→ WORK REQUEST
Wherever "many" occurs in the entries, copy the line that holds it.
** RECORDS SHOWN follows **
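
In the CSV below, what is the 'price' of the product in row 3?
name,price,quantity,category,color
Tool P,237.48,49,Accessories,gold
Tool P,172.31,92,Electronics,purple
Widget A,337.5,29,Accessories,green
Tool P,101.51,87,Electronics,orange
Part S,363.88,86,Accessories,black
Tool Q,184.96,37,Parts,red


Query: Row 3 ('Widget A'), column 'price'
Value: 337.5

337.5


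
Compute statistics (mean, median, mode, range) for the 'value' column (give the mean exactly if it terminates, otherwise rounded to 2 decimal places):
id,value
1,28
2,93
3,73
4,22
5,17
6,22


Data: [28, 93, 73, 22, 17, 22]
Count: 6
Sum: 255
Mean: 255/6 = 42.5
Sorted: [17, 22, 22, 28, 73, 93]
Median: 25.0
Mode: 22 (2 times)
Range: 93 - 17 = 76
Min: 17, Max: 93

mean=42.5, median=25.0, mode=22, range=76


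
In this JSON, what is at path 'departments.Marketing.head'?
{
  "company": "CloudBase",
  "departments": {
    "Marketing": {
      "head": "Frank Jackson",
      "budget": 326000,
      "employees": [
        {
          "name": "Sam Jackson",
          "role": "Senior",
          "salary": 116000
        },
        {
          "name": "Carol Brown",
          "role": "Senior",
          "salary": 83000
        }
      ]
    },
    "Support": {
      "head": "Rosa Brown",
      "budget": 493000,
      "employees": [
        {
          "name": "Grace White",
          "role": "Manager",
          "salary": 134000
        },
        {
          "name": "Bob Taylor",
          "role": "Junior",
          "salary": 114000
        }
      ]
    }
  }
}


Path: departments.Marketing.head

Navigate:
  -> departments
  -> Marketing
  -> head = 'Frank Jackson'

Frank Jackson


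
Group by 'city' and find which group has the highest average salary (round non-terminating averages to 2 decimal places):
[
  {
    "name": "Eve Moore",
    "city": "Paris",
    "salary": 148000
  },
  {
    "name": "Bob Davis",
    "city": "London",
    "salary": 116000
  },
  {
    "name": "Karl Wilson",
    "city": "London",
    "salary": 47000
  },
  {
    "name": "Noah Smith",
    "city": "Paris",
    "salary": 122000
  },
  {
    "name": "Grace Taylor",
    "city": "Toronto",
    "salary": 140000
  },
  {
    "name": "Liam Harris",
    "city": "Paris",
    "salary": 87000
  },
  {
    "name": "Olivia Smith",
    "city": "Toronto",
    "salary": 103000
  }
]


Group by: city

Groups:
  London: 2 people, avg salary = 163000/2 = $81500
  Paris: 3 people, avg salary = 357000/3 = $119000
  Toronto: 2 people, avg salary = 243000/2 = $121500

Highest average salary: Toronto ($121500)

Toronto ($121500)


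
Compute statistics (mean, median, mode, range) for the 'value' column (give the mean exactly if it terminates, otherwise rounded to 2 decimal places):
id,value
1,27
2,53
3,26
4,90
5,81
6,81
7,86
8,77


Data: [27, 53, 26, 90, 81, 81, 86, 77]
Count: 8
Sum: 521
Mean: 521/8 = 65.125
Sorted: [26, 27, 53, 77, 81, 81, 86, 90]
Median: 79.0
Mode: 81 (2 times)
Range: 90 - 26 = 64
Min: 26, Max: 90

mean=65.125, median=79.0, mode=81, range=64


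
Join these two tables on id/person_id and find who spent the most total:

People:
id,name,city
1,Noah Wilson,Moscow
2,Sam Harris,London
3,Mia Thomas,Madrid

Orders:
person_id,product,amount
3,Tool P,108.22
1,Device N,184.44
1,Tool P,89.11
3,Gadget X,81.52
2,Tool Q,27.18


Join on: people.id = orders.person_id

Joined rows:
  Mia Thomas (Madrid) bought Tool P for $108.22
  Noah Wilson (Moscow) bought Device N for $184.44
  Noah Wilson (Moscow) bought Tool P for $89.11
  Mia Thomas (Madrid) bought Gadget X for $81.52
  Sam Harris (London) bought Tool Q for $27.18

Total per person:
  Noah Wilson: $273.55
  Mia Thomas: $189.74
  Sam Harris: $27.18

Top spender: Noah Wilson ($273.55)

Noah Wilson ($273.55)


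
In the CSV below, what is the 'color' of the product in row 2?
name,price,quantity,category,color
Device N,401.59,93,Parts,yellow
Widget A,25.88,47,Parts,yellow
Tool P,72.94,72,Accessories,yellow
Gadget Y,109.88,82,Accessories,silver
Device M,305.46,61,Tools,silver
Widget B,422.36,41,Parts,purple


Query: Row 2 ('Widget A'), column 'color'
Value: yellow

yellow


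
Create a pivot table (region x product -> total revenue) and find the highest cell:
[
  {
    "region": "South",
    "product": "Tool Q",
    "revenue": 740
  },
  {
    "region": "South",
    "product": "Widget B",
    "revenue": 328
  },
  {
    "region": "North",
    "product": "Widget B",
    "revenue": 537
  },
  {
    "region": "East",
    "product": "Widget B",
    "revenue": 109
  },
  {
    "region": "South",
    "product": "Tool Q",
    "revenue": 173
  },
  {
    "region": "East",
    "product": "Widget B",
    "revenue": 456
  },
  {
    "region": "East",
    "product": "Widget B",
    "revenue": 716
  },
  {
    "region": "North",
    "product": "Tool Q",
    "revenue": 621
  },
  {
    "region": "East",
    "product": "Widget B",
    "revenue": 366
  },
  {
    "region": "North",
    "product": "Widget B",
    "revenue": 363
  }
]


Pivot: region (rows) x product (columns) -> total revenue

     Tool Q        Widget B    
East             0          1647  
North          621           900  
South          913           328  

Highest: East / Widget B = $1647

East / Widget B = $1647


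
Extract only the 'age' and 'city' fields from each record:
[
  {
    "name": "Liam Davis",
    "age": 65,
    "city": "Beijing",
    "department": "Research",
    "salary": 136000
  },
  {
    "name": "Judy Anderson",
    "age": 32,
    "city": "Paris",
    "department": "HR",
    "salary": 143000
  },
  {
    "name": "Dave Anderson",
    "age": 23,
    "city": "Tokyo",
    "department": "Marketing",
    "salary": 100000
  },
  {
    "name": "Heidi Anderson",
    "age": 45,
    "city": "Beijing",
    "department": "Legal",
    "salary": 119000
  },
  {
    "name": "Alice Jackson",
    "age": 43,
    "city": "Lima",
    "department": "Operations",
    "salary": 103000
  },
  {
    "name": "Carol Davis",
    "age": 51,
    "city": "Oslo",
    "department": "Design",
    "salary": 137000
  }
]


Original: 6 records with fields: name, age, city, department, salary
Keep: ['age', 'city']
Drop: ['name', 'department', 'salary']
Result: 6 records, 2 fields each

[
  {
    "age": 65,
    "city": "Beijing"
  },
  {
    "age": 32,
    "city": "Paris"
  },
  {
    "age": 23,
    "city": "Tokyo"
  },
  {
    "age": 45,
    "city": "Beijing"
  },
  {
    "age": 43,
    "city": "Lima"
  },
  {
    "age": 51,
    "city": "Oslo"
  }
]


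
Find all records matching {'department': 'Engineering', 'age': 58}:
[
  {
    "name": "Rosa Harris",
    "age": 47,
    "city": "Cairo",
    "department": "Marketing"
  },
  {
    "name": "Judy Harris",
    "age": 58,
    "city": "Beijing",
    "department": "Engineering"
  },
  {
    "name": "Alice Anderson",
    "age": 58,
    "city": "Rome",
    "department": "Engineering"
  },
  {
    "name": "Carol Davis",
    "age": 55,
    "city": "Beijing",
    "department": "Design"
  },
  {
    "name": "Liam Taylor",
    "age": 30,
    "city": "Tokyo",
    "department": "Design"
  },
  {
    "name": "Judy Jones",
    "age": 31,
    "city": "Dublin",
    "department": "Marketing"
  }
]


Search criteria: {'department': 'Engineering', 'age': 58}

Checking 6 records:
  Rosa Harris: {department: Marketing, age: 47}
  Judy Harris: {department: Engineering, age: 58} <-- MATCH
  Alice Anderson: {department: Engineering, age: 58} <-- MATCH
  Carol Davis: {department: Design, age: 55}
  Liam Taylor: {department: Design, age: 30}
  Judy Jones: {department: Marketing, age: 31}

Matches: ["Judy Harris", "Alice Anderson"]

["Judy Harris", "Alice Anderson"]


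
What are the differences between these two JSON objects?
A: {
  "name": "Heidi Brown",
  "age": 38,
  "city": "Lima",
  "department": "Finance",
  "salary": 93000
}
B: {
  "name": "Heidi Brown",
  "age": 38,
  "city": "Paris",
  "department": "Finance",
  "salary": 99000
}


Comparing each field (in key order):
  name: same
  age: same
  city: DIFFERENT
  department: same
  salary: DIFFERENT
Differences:
  city: Lima -> Paris
  salary: 93000 -> 99000

2 field(s) changed

2 changes: city, salary


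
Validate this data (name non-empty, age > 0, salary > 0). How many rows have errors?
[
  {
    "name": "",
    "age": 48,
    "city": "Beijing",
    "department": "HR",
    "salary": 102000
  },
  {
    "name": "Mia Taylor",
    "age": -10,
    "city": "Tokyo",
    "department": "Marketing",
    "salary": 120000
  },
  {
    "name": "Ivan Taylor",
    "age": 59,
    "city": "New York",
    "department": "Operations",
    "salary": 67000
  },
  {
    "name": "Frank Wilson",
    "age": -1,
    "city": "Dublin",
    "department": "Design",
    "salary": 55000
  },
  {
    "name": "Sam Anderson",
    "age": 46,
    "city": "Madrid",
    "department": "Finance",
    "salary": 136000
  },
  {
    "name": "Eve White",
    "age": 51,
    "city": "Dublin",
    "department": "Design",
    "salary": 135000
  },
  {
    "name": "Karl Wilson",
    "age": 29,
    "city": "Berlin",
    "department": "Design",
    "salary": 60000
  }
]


Validating 7 records:
Rules: name non-empty, age > 0, salary > 0

  Row 1 (???): empty name
  Row 2 (Mia Taylor): negative age: -10
  Row 3 (Ivan Taylor): OK
  Row 4 (Frank Wilson): negative age: -1
  Row 5 (Sam Anderson): OK
  Row 6 (Eve White): OK
  Row 7 (Karl Wilson): OK

Total errors: 3

3 errors


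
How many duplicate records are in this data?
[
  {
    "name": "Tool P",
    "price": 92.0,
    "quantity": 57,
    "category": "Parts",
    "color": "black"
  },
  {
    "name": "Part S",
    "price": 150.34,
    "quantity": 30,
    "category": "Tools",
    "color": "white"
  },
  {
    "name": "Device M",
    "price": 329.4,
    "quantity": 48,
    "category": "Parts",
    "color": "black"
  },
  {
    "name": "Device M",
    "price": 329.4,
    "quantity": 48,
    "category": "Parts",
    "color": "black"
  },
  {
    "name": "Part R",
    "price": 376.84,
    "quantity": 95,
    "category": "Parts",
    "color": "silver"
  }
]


Checking 5 records for duplicates:

  Row 1: Tool P ($92.0, qty 57)
  Row 2: Part S ($150.34, qty 30)
  Row 3: Device M ($329.4, qty 48)
  Row 4: Device M ($329.4, qty 48) <-- DUPLICATE
  Row 5: Part R ($376.84, qty 95)

Duplicates found: 1
Unique records: 4

1 duplicates, 4 unique


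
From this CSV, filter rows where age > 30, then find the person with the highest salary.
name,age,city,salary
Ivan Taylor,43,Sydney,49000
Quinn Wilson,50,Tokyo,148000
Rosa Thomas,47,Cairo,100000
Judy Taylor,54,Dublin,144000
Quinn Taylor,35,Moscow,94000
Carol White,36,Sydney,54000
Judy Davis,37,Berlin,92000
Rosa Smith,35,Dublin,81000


Filter: age > 30
Sort by: salary (descending)

Filtered records (8):
  Quinn Wilson, age 50, salary $148000
  Judy Taylor, age 54, salary $144000
  Rosa Thomas, age 47, salary $100000
  Quinn Taylor, age 35, salary $94000
  Judy Davis, age 37, salary $92000
  Rosa Smith, age 35, salary $81000
  Carol White, age 36, salary $54000
  Ivan Taylor, age 43, salary $49000

Highest salary: Quinn Wilson ($148000)

Quinn Wilson


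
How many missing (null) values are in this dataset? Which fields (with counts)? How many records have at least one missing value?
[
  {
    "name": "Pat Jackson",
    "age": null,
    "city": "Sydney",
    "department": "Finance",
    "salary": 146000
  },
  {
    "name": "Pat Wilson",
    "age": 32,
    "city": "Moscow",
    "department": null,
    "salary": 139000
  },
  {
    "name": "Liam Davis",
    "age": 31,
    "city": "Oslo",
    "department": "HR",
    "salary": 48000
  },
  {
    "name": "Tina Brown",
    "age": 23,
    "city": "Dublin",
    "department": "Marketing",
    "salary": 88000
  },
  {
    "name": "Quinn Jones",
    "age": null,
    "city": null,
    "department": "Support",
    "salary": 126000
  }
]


Checking for missing (null) values in 5 records:

  Pat Jackson: age
  Pat Wilson: department
  Liam Davis: complete
  Tina Brown: complete
  Quinn Jones: age, city

Per field:
  name: 0 missing
  age: 2 missing
  city: 1 missing
  department: 1 missing
  salary: 0 missing

Total missing values: 4
Records with any missing: 3

4 missing values (age: 2, city: 1, department: 1); 3 incomplete records


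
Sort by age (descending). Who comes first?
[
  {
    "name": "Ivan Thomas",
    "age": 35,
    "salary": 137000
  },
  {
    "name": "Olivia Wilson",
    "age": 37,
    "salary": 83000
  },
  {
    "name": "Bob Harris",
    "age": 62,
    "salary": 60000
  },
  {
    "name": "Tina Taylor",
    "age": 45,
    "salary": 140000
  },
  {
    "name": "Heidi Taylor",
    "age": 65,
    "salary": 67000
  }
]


Sort by: age (descending)

Sorted order:
  1. Heidi Taylor (age = 65)
  2. Bob Harris (age = 62)
  3. Tina Taylor (age = 45)
  4. Olivia Wilson (age = 37)
  5. Ivan Thomas (age = 35)

First: Heidi Taylor

Heidi Taylor


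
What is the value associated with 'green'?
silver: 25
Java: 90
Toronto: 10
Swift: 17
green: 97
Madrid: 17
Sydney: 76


Looking up key 'green'
Value: 97

97


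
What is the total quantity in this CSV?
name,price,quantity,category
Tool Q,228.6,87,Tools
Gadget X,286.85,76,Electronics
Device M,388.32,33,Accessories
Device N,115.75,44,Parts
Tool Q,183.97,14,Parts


Computing total quantity:
Values: [87, 76, 33, 44, 14]
Sum = 254

254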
** End of RECORDS SHOWN **
→ SOLVED PROBLEM
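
Validate this data (name non-empty, age > 0, salary > 0). How many rows have errors?
How many duplicate records are in this data?
How many missing (null) values are in this dataset? Which fields (with counts)? How many records have at least one missing value?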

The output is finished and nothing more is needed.